> **Task brief**: Make an exact copy of every entry.

========================================

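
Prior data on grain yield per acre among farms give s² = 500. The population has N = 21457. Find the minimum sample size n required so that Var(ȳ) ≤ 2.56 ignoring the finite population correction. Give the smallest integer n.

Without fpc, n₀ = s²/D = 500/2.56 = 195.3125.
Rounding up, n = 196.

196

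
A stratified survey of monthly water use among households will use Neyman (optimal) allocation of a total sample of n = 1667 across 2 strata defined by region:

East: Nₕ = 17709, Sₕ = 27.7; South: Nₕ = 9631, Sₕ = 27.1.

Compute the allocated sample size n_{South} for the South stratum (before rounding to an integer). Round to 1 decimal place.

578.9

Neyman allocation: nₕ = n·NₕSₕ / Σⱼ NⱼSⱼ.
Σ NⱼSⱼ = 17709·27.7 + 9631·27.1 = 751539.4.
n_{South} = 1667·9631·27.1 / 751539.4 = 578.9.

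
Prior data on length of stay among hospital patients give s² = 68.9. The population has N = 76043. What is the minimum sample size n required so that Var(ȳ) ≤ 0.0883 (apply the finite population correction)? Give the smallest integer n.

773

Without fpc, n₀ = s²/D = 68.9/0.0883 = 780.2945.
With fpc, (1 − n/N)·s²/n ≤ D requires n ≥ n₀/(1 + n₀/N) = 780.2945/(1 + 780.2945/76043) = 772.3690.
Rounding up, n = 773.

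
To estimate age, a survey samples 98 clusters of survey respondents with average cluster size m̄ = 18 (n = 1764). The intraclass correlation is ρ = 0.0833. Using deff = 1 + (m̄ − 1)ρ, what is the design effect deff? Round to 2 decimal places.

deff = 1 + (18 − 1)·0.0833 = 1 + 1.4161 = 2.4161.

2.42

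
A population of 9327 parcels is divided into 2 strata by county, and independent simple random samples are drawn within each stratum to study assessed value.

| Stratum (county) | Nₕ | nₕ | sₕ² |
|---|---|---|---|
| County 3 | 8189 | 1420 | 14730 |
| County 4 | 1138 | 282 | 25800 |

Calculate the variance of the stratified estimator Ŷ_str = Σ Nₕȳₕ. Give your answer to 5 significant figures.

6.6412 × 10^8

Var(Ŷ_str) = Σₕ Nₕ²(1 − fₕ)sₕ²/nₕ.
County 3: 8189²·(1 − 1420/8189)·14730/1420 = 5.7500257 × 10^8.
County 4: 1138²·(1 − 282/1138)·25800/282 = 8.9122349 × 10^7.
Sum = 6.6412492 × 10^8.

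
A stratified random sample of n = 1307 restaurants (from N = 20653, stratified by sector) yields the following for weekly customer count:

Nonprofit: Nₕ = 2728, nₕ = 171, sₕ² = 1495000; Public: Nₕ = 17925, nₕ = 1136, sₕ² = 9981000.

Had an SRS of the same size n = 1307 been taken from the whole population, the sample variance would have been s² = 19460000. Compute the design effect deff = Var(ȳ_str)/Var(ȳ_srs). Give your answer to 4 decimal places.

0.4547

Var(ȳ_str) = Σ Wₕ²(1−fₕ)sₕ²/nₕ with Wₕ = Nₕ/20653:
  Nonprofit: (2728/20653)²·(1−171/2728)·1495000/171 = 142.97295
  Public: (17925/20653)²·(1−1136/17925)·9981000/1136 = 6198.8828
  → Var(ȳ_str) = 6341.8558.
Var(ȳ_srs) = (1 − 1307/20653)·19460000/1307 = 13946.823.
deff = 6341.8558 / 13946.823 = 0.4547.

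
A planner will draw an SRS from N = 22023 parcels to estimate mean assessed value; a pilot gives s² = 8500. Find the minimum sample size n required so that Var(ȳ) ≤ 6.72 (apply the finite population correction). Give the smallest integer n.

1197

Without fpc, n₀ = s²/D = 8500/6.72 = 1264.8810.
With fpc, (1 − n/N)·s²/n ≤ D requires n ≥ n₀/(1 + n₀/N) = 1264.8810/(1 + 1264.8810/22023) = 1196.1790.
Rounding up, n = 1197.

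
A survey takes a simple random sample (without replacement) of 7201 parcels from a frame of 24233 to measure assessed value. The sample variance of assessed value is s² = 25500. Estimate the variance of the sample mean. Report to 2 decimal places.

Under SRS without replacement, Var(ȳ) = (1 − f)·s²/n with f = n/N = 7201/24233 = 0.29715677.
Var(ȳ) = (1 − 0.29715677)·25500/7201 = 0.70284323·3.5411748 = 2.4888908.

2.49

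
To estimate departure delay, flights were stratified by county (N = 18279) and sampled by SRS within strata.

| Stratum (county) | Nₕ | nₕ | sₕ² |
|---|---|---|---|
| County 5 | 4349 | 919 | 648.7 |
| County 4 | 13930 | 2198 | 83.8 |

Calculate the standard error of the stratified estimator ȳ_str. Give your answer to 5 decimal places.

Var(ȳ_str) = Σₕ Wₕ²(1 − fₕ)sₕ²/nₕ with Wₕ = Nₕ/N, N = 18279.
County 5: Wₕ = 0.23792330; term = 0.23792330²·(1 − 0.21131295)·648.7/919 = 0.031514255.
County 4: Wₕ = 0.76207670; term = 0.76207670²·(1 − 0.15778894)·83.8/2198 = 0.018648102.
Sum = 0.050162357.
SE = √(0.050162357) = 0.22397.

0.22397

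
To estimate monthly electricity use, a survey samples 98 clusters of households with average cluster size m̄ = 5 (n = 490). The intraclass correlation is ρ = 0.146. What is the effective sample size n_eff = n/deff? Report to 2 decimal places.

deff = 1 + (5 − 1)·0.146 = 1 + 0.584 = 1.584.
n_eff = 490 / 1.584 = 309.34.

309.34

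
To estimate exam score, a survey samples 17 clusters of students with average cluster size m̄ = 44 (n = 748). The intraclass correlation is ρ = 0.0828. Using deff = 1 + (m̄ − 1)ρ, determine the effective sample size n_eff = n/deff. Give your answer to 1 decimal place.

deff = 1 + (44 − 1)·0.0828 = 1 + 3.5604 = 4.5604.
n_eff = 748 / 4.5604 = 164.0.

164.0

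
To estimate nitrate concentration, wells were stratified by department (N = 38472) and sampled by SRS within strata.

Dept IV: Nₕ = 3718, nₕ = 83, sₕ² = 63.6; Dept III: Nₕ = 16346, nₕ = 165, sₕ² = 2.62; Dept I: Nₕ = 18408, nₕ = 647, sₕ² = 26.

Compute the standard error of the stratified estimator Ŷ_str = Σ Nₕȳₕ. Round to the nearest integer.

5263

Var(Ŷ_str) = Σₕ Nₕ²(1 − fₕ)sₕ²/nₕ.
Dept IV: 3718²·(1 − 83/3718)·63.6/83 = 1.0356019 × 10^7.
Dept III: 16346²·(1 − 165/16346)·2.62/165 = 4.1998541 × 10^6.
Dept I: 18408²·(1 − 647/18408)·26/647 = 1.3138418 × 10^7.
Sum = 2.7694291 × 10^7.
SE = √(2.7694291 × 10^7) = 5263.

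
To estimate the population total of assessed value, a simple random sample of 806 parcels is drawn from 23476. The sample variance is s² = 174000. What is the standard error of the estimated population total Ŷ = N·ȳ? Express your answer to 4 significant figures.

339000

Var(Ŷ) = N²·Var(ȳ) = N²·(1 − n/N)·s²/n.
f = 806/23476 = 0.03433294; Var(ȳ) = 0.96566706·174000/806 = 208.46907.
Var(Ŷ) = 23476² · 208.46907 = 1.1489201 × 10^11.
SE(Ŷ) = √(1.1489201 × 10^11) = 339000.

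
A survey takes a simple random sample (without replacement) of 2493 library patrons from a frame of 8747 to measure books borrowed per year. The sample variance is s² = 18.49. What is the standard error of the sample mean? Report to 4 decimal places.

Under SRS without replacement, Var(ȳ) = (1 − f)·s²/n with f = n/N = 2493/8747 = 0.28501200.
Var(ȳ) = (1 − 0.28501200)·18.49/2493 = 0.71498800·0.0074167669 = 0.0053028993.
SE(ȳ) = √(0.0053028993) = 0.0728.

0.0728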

========================================

> **Output of the task**:
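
Prior data on grain yield per acre among farms give s² = 500. The population has N = 21457. Find the minimum sample size n required so that Var(ȳ) ≤ 2.56 ignoring the finite population correction. Give the smallest integer n.

Without fpc, n₀ = s²/D = 500/2.56 = 195.3125.
Rounding up, n = 196.

196

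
A stratified survey of monthly water use among households will use Neyman (optimal) allocation of a total sample of n = 1667 across 2 strata defined by region:

East: Nₕ = 17709, Sₕ = 27.7; South: Nₕ = 9631, Sₕ = 27.1.

Compute the allocated sample size n_{South} for the South stratum (before rounding to an integer). Round to 1 decimal place.

578.9

Neyman allocation: nₕ = n·NₕSₕ / Σⱼ NⱼSⱼ.
Σ NⱼSⱼ = 17709·27.7 + 9631·27.1 = 751539.4.
n_{South} = 1667·9631·27.1 / 751539.4 = 578.9.

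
Prior data on length of stay among hospital patients give s² = 68.9. The population has N = 76043. What is the minimum sample size n required so that Var(ȳ) ≤ 0.0883 (apply the finite population correction)? Give the smallest integer n.

773

Without fpc, n₀ = s²/D = 68.9/0.0883 = 780.2945.
With fpc, (1 − n/N)·s²/n ≤ D requires n ≥ n₀/(1 + n₀/N) = 780.2945/(1 + 780.2945/76043) = 772.3690.
Rounding up, n = 773.

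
To estimate age, a survey samples 98 clusters of survey respondents with average cluster size m̄ = 18 (n = 1764). The intraclass correlation is ρ = 0.0833. Using deff = 1 + (m̄ − 1)ρ, what is the design effect deff? Round to 2 decimal places.

deff = 1 + (18 − 1)·0.0833 = 1 + 1.4161 = 2.4161.

2.42

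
A population of 9327 parcels is divided into 2 strata by county, and independent simple random samples are drawn within each stratum to study assessed value.

| Stratum (county) | Nₕ | nₕ | sₕ² |
|---|---|---|---|
| County 3 | 8189 | 1420 | 14730 |
| County 4 | 1138 | 282 | 25800 |

Calculate the variance of the stratified estimator Ŷ_str = Σ Nₕȳₕ. Give your answer to 5 significant figures.

6.6412 × 10^8

Var(Ŷ_str) = Σₕ Nₕ²(1 − fₕ)sₕ²/nₕ.
County 3: 8189²·(1 − 1420/8189)·14730/1420 = 5.7500257 × 10^8.
County 4: 1138²·(1 − 282/1138)·25800/282 = 8.9122349 × 10^7.
Sum = 6.6412492 × 10^8.

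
A stratified random sample of n = 1307 restaurants (from N = 20653, stratified by sector) yields the following for weekly customer count:

Nonprofit: Nₕ = 2728, nₕ = 171, sₕ² = 1495000; Public: Nₕ = 17925, nₕ = 1136, sₕ² = 9981000.

Had an SRS of the same size n = 1307 been taken from the whole population, the sample variance would have been s² = 19460000. Compute the design effect deff = Var(ȳ_str)/Var(ȳ_srs). Give your answer to 4 decimal places.

0.4547

Var(ȳ_str) = Σ Wₕ²(1−fₕ)sₕ²/nₕ with Wₕ = Nₕ/20653:
  Nonprofit: (2728/20653)²·(1−171/2728)·1495000/171 = 142.97295
  Public: (17925/20653)²·(1−1136/17925)·9981000/1136 = 6198.8828
  → Var(ȳ_str) = 6341.8558.
Var(ȳ_srs) = (1 − 1307/20653)·19460000/1307 = 13946.823.
deff = 6341.8558 / 13946.823 = 0.4547.

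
A planner will draw an SRS from N = 22023 parcels to estimate mean assessed value; a pilot gives s² = 8500. Find the minimum sample size n required so that Var(ȳ) ≤ 6.72 (apply the finite population correction). Give the smallest integer n.

1197

Without fpc, n₀ = s²/D = 8500/6.72 = 1264.8810.
With fpc, (1 − n/N)·s²/n ≤ D requires n ≥ n₀/(1 + n₀/N) = 1264.8810/(1 + 1264.8810/22023) = 1196.1790.
Rounding up, n = 1197.

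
A survey takes a simple random sample (without replacement) of 7201 parcels from a frame of 24233 to measure assessed value. The sample variance of assessed value is s² = 25500. Estimate the variance of the sample mean. Report to 2 decimal places.

Under SRS without replacement, Var(ȳ) = (1 − f)·s²/n with f = n/N = 7201/24233 = 0.29715677.
Var(ȳ) = (1 − 0.29715677)·25500/7201 = 0.70284323·3.5411748 = 2.4888908.

2.49

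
To estimate departure delay, flights were stratified by county (N = 18279) and sampled by SRS within strata.

| Stratum (county) | Nₕ | nₕ | sₕ² |
|---|---|---|---|
| County 5 | 4349 | 919 | 648.7 |
| County 4 | 13930 | 2198 | 83.8 |

Calculate the standard error of the stratified estimator ȳ_str. Give your answer to 5 decimal places.

Var(ȳ_str) = Σₕ Wₕ²(1 − fₕ)sₕ²/nₕ with Wₕ = Nₕ/N, N = 18279.
County 5: Wₕ = 0.23792330; term = 0.23792330²·(1 − 0.21131295)·648.7/919 = 0.031514255.
County 4: Wₕ = 0.76207670; term = 0.76207670²·(1 − 0.15778894)·83.8/2198 = 0.018648102.
Sum = 0.050162357.
SE = √(0.050162357) = 0.22397.

0.22397

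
To estimate monthly electricity use, a survey samples 98 clusters of households with average cluster size m̄ = 5 (n = 490). The intraclass correlation is ρ = 0.146. What is the effective sample size n_eff = n/deff? Report to 2 decimal places.

deff = 1 + (5 − 1)·0.146 = 1 + 0.584 = 1.584.
n_eff = 490 / 1.584 = 309.34.

309.34

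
To estimate exam score, a survey samples 17 clusters of students with average cluster size m̄ = 44 (n = 748). The intraclass correlation is ρ = 0.0828. Using deff = 1 + (m̄ − 1)ρ, determine the effective sample size n_eff = n/deff. Give your answer to 1 decimal place.

deff = 1 + (44 − 1)·0.0828 = 1 + 3.5604 = 4.5604.
n_eff = 748 / 4.5604 = 164.0.

164.0

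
To estimate nitrate concentration, wells were stratified by department (N = 38472) and sampled by SRS within strata.

Dept IV: Nₕ = 3718, nₕ = 83, sₕ² = 63.6; Dept III: Nₕ = 16346, nₕ = 165, sₕ² = 2.62; Dept I: Nₕ = 18408, nₕ = 647, sₕ² = 26.

Compute the standard error of the stratified estimator Ŷ_str = Σ Nₕȳₕ. Round to the nearest integer.

5263

Var(Ŷ_str) = Σₕ Nₕ²(1 − fₕ)sₕ²/nₕ.
Dept IV: 3718²·(1 − 83/3718)·63.6/83 = 1.0356019 × 10^7.
Dept III: 16346²·(1 − 165/16346)·2.62/165 = 4.1998541 × 10^6.
Dept I: 18408²·(1 − 647/18408)·26/647 = 1.3138418 × 10^7.
Sum = 2.7694291 × 10^7.
SE = √(2.7694291 × 10^7) = 5263.

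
To estimate the population total of assessed value, a simple random sample of 806 parcels is drawn from 23476. The sample variance is s² = 174000. What is the standard error of the estimated population total Ŷ = N·ȳ? Express your answer to 4 significant figures.

339000

Var(Ŷ) = N²·Var(ȳ) = N²·(1 − n/N)·s²/n.
f = 806/23476 = 0.03433294; Var(ȳ) = 0.96566706·174000/806 = 208.46907.
Var(Ŷ) = 23476² · 208.46907 = 1.1489201 × 10^11.
SE(Ŷ) = √(1.1489201 × 10^11) = 339000.

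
A survey takes a simple random sample (without replacement) of 2493 library patrons from a frame of 8747 to measure books borrowed per year. The sample variance is s² = 18.49. What is the standard error of the sample mean? Report to 4 decimal places.

Under SRS without replacement, Var(ȳ) = (1 − f)·s²/n with f = n/N = 2493/8747 = 0.28501200.
Var(ȳ) = (1 − 0.28501200)·18.49/2493 = 0.71498800·0.0074167669 = 0.0053028993.
SE(ȳ) = √(0.0053028993) = 0.0728.

0.0728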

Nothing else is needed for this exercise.